» **Records shown**
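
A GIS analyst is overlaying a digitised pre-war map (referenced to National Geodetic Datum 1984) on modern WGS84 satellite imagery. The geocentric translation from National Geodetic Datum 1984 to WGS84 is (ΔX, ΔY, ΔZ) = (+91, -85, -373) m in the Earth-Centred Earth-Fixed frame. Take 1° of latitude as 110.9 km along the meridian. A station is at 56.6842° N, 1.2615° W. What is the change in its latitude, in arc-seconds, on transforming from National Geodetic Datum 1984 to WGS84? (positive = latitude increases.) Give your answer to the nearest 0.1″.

Δφ = -9.2″

sin φ = 0.835656, cos φ = 0.549253, sin λ = -0.022016, cos λ = 0.999758.
North component: ΔN = −sin φ cos λ·ΔX − sin φ sin λ·ΔY + cos φ·ΔZ = −(0.835656)(0.999758)(91) − (0.835656)(-0.022016)(-85) + (0.549253)(-373) = -282.46 m.
1° of latitude spans 110900 m, so Δφ = -282.46 / 110900 × 3600 = -9.169″.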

» **What you should do**
Restate every record exactly, leaving nothing out.

» **Result**
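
A GIS analyst is overlaying a digitised pre-war map (referenced to National Geodetic Datum 1984) on modern WGS84 satellite imagery. The geocentric translation from National Geodetic Datum 1984 to WGS84 is (ΔX, ΔY, ΔZ) = (+91, -85, -373) m in the Earth-Centred Earth-Fixed frame. Take 1° of latitude as 110.9 km along the meridian. A station is at 56.6842° N, 1.2615° W. What is the change in its latitude, in arc-seconds, on transforming from National Geodetic Datum 1984 to WGS84? (positive = latitude increases.) Give your answer to the nearest 0.1″.

Δφ = -9.2″

sin φ = 0.835656, cos φ = 0.549253, sin λ = -0.022016, cos λ = 0.999758.
North component: ΔN = −sin φ cos λ·ΔX − sin φ sin λ·ΔY + cos φ·ΔZ = −(0.835656)(0.999758)(91) − (0.835656)(-0.022016)(-85) + (0.549253)(-373) = -282.46 m.
1° of latitude spans 110900 m, so Δφ = -282.46 / 110900 × 3600 = -9.169″.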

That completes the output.